» **EXERCISE**: The listing below should be written out again word for word, please.

» **DATASET RECORDS**:
....

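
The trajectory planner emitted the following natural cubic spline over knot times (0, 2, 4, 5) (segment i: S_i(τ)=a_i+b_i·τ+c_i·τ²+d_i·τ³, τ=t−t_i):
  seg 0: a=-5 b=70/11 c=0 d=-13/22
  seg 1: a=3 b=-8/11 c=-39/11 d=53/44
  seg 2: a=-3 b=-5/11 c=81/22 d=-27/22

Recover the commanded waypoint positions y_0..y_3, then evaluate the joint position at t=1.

y_0 = S_0(0) = a_0 = -5
y_1 = S_1(0) = a_1 = 3
y_2 = S_2(0) = a_2 = -3
y_3 = S_2(1) = -1
t_q=1 is in segment 0 (τ=1); S_0(τ)=17/22

y_0=-5 y_1=3 y_2=-3 y_3=-1
S(1) = 17/22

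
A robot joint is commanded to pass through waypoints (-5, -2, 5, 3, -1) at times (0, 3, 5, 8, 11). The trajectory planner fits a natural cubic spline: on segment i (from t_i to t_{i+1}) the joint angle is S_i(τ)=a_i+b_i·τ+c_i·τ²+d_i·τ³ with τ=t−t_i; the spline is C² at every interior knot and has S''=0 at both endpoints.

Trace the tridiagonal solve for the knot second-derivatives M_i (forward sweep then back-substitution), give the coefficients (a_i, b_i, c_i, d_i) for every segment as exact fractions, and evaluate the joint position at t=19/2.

  seg 0: a=-5 b=-13/236 c=0 d=83/708
  seg 1: a=-2 b=367/118 c=249/236 d=-203/472
  seg 2: a=5 b=128/59 c=-90/59 d=308/1593
  seg 3: a=3 b=-104/59 c=38/177 d=-38/1593
S(19/2) = 179/236

Δ: Δ0=1, Δ1=7/2, Δ2=-2/3, Δ3=-4/3
row 1: diag=10, rhs=15; c'=1/5, d'=3/2
row 2: denom=10−2·1/5=48/5; d'=(-25−2·3/2)/(48/5)=-35/12
row 3: denom=12−3·5/16=177/16; d'=(-4−3·-35/12)/(177/16)=76/177
back: M3=76/177
back: M2=-35/12−5/16·76/177=-180/59
back: M1=3/2−1/5·-180/59=249/118
M: M0=0, M1=249/118, M2=-180/59, M3=76/177, M4=0
seg 0: a=-5, c=M0/2=0, d=(M1−M0)/(6·3)=83/708, b=Δ0−h0·(2M0+M1)/6=-13/236
seg 1: a=-2, c=M1/2=249/236, d=(M2−M1)/(6·2)=-203/472, b=Δ1−h1·(2M1+M2)/6=367/118
seg 2: a=5, c=M2/2=-90/59, d=(M3−M2)/(6·3)=308/1593, b=Δ2−h2·(2M2+M3)/6=128/59
seg 3: a=3, c=M3/2=38/177, d=(M4−M3)/(6·3)=-38/1593, b=Δ3−h3·(2M3+M4)/6=-104/59
t_q=19/2 → seg 3, τ=3/2; S=3+-104/59·τ+38/177·τ²+-38/1593·τ³=179/236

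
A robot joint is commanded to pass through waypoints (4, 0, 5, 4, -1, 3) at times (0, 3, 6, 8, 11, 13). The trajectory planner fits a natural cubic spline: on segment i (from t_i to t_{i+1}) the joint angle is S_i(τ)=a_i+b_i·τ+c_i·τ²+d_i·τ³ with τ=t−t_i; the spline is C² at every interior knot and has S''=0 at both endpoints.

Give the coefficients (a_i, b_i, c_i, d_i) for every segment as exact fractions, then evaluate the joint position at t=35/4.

Δ: Δ0=-4/3, Δ1=5/3, Δ2=-1/2, Δ3=-5/3, Δ4=2
row 1: diag=12, rhs=18; c'=1/4, d'=3/2
row 2: denom=10−3·1/4=37/4; d'=(-13−3·3/2)/(37/4)=-70/37
row 3: denom=10−2·8/37=354/37; d'=(-7−2·-70/37)/(354/37)=-119/354
row 4: denom=10−3·37/118=1069/118; d'=(22−3·-119/354)/(1069/118)=2715/1069
back: M4=2715/1069
back: M3=-119/354−37/118·2715/1069=-3632/3207
back: M2=-70/37−8/37·-3632/3207=-5282/3207
back: M1=3/2−1/4·-5282/3207=6131/3207
M: M0=0, M1=6131/3207, M2=-5282/3207, M3=-3632/3207, M4=2715/1069, M5=0
seg 0: a=4, c=M0/2=0, d=(M1−M0)/(6·3)=6131/57726, b=Δ0−h0·(2M0+M1)/6=-14683/6414
seg 1: a=0, c=M1/2=6131/6414, d=(M2−M1)/(6·3)=-11413/57726, b=Δ1−h1·(2M1+M2)/6=1855/3207
seg 2: a=5, c=M2/2=-2641/3207, d=(M3−M2)/(6·2)=275/6414, b=Δ2−h2·(2M2+M3)/6=6257/6414
seg 3: a=4, c=M3/2=-1816/3207, d=(M4−M3)/(6·3)=11777/57726, b=Δ3−h3·(2M3+M4)/6=-3857/2138
seg 4: a=-1, c=M4/2=2715/2138, d=(M5−M4)/(6·2)=-905/4276, b=Δ4−h4·(2M4+M5)/6=328/1069
t_q=35/4 → seg 3, τ=3/4; S=4+-3857/2138·τ+-1816/3207·τ²+11777/57726·τ³=330385/136832

  seg 0: a=4 b=-14683/6414 c=0 d=6131/57726
  seg 1: a=0 b=1855/3207 c=6131/6414 d=-11413/57726
  seg 2: a=5 b=6257/6414 c=-2641/3207 d=275/6414
  seg 3: a=4 b=-3857/2138 c=-1816/3207 d=11777/57726
  seg 4: a=-1 b=328/1069 c=2715/2138 d=-905/4276
S(35/4) = 330385/136832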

....

» **EXPECTED ANSWER**:
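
The trajectory planner emitted the following natural cubic spline over knot times (0, 2, 4, 5) (segment i: S_i(τ)=a_i+b_i·τ+c_i·τ²+d_i·τ³, τ=t−t_i):
  seg 0: a=-5 b=70/11 c=0 d=-13/22
  seg 1: a=3 b=-8/11 c=-39/11 d=53/44
  seg 2: a=-3 b=-5/11 c=81/22 d=-27/22

Recover the commanded waypoint positions y_0..y_3, then evaluate the joint position at t=1.

y_0 = S_0(0) = a_0 = -5
y_1 = S_1(0) = a_1 = 3
y_2 = S_2(0) = a_2 = -3
y_3 = S_2(1) = -1
t_q=1 is in segment 0 (τ=1); S_0(τ)=17/22

y_0=-5 y_1=3 y_2=-3 y_3=-1
S(1) = 17/22

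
A robot joint is commanded to pass through waypoints (-5, -2, 5, 3, -1) at times (0, 3, 5, 8, 11). The trajectory planner fits a natural cubic spline: on segment i (from t_i to t_{i+1}) the joint angle is S_i(τ)=a_i+b_i·τ+c_i·τ²+d_i·τ³ with τ=t−t_i; the spline is C² at every interior knot and has S''=0 at both endpoints.

Trace the tridiagonal solve for the knot second-derivatives M_i (forward sweep then back-substitution), give the coefficients (a_i, b_i, c_i, d_i) for every segment as exact fractions, and evaluate the joint position at t=19/2.

  seg 0: a=-5 b=-13/236 c=0 d=83/708
  seg 1: a=-2 b=367/118 c=249/236 d=-203/472
  seg 2: a=5 b=128/59 c=-90/59 d=308/1593
  seg 3: a=3 b=-104/59 c=38/177 d=-38/1593
S(19/2) = 179/236

Δ: Δ0=1, Δ1=7/2, Δ2=-2/3, Δ3=-4/3
row 1: diag=10, rhs=15; c'=1/5, d'=3/2
row 2: denom=10−2·1/5=48/5; d'=(-25−2·3/2)/(48/5)=-35/12
row 3: denom=12−3·5/16=177/16; d'=(-4−3·-35/12)/(177/16)=76/177
back: M3=76/177
back: M2=-35/12−5/16·76/177=-180/59
back: M1=3/2−1/5·-180/59=249/118
M: M0=0, M1=249/118, M2=-180/59, M3=76/177, M4=0
seg 0: a=-5, c=M0/2=0, d=(M1−M0)/(6·3)=83/708, b=Δ0−h0·(2M0+M1)/6=-13/236
seg 1: a=-2, c=M1/2=249/236, d=(M2−M1)/(6·2)=-203/472, b=Δ1−h1·(2M1+M2)/6=367/118
seg 2: a=5, c=M2/2=-90/59, d=(M3−M2)/(6·3)=308/1593, b=Δ2−h2·(2M2+M3)/6=128/59
seg 3: a=3, c=M3/2=38/177, d=(M4−M3)/(6·3)=-38/1593, b=Δ3−h3·(2M3+M4)/6=-104/59
t_q=19/2 → seg 3, τ=3/2; S=3+-104/59·τ+38/177·τ²+-38/1593·τ³=179/236

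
A robot joint is commanded to pass through waypoints (4, 0, 5, 4, -1, 3) at times (0, 3, 6, 8, 11, 13). The trajectory planner fits a natural cubic spline: on segment i (from t_i to t_{i+1}) the joint angle is S_i(τ)=a_i+b_i·τ+c_i·τ²+d_i·τ³ with τ=t−t_i; the spline is C² at every interior knot and has S''=0 at both endpoints.

Give the coefficients (a_i, b_i, c_i, d_i) for every segment as exact fractions, then evaluate the joint position at t=35/4.

Δ: Δ0=-4/3, Δ1=5/3, Δ2=-1/2, Δ3=-5/3, Δ4=2
row 1: diag=12, rhs=18; c'=1/4, d'=3/2
row 2: denom=10−3·1/4=37/4; d'=(-13−3·3/2)/(37/4)=-70/37
row 3: denom=10−2·8/37=354/37; d'=(-7−2·-70/37)/(354/37)=-119/354
row 4: denom=10−3·37/118=1069/118; d'=(22−3·-119/354)/(1069/118)=2715/1069
back: M4=2715/1069
back: M3=-119/354−37/118·2715/1069=-3632/3207
back: M2=-70/37−8/37·-3632/3207=-5282/3207
back: M1=3/2−1/4·-5282/3207=6131/3207
M: M0=0, M1=6131/3207, M2=-5282/3207, M3=-3632/3207, M4=2715/1069, M5=0
seg 0: a=4, c=M0/2=0, d=(M1−M0)/(6·3)=6131/57726, b=Δ0−h0·(2M0+M1)/6=-14683/6414
seg 1: a=0, c=M1/2=6131/6414, d=(M2−M1)/(6·3)=-11413/57726, b=Δ1−h1·(2M1+M2)/6=1855/3207
seg 2: a=5, c=M2/2=-2641/3207, d=(M3−M2)/(6·2)=275/6414, b=Δ2−h2·(2M2+M3)/6=6257/6414
seg 3: a=4, c=M3/2=-1816/3207, d=(M4−M3)/(6·3)=11777/57726, b=Δ3−h3·(2M3+M4)/6=-3857/2138
seg 4: a=-1, c=M4/2=2715/2138, d=(M5−M4)/(6·2)=-905/4276, b=Δ4−h4·(2M4+M5)/6=328/1069
t_q=35/4 → seg 3, τ=3/4; S=4+-3857/2138·τ+-1816/3207·τ²+11777/57726·τ³=330385/136832

  seg 0: a=4 b=-14683/6414 c=0 d=6131/57726
  seg 1: a=0 b=1855/3207 c=6131/6414 d=-11413/57726
  seg 2: a=5 b=6257/6414 c=-2641/3207 d=275/6414
  seg 3: a=4 b=-3857/2138 c=-1816/3207 d=11777/57726
  seg 4: a=-1 b=328/1069 c=2715/2138 d=-905/4276
S(35/4) = 330385/136832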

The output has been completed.